- Exercise goal: Transcribe each of the entries exactly.

- Listed entries:
BEGIN
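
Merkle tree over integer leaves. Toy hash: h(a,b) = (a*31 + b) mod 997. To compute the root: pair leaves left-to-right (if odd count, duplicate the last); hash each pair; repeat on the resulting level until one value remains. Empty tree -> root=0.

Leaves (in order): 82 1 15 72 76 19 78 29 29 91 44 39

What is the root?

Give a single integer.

Answer: 475

Derivation:
L0: [82, 1, 15, 72, 76, 19, 78, 29, 29, 91, 44, 39]
L1: h(82,1)=(82*31+1)%997=549 h(15,72)=(15*31+72)%997=537 h(76,19)=(76*31+19)%997=381 h(78,29)=(78*31+29)%997=453 h(29,91)=(29*31+91)%997=990 h(44,39)=(44*31+39)%997=406 -> [549, 537, 381, 453, 990, 406]
L2: h(549,537)=(549*31+537)%997=607 h(381,453)=(381*31+453)%997=300 h(990,406)=(990*31+406)%997=189 -> [607, 300, 189]
L3: h(607,300)=(607*31+300)%997=174 h(189,189)=(189*31+189)%997=66 -> [174, 66]
L4: h(174,66)=(174*31+66)%997=475 -> [475]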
END
- Result:
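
Merkle tree over integer leaves. Toy hash: h(a,b) = (a*31 + b) mod 997. To compute the root: pair leaves left-to-right (if odd count, duplicate the last); hash each pair; repeat on the resulting level until one value remains. Empty tree -> root=0.

Leaves (in order): 82 1 15 72 76 19 78 29 29 91 44 39

What is the root?

Give a single integer.

Answer: 475

Derivation:
L0: [82, 1, 15, 72, 76, 19, 78, 29, 29, 91, 44, 39]
L1: h(82,1)=(82*31+1)%997=549 h(15,72)=(15*31+72)%997=537 h(76,19)=(76*31+19)%997=381 h(78,29)=(78*31+29)%997=453 h(29,91)=(29*31+91)%997=990 h(44,39)=(44*31+39)%997=406 -> [549, 537, 381, 453, 990, 406]
L2: h(549,537)=(549*31+537)%997=607 h(381,453)=(381*31+453)%997=300 h(990,406)=(990*31+406)%997=189 -> [607, 300, 189]
L3: h(607,300)=(607*31+300)%997=174 h(189,189)=(189*31+189)%997=66 -> [174, 66]
L4: h(174,66)=(174*31+66)%997=475 -> [475]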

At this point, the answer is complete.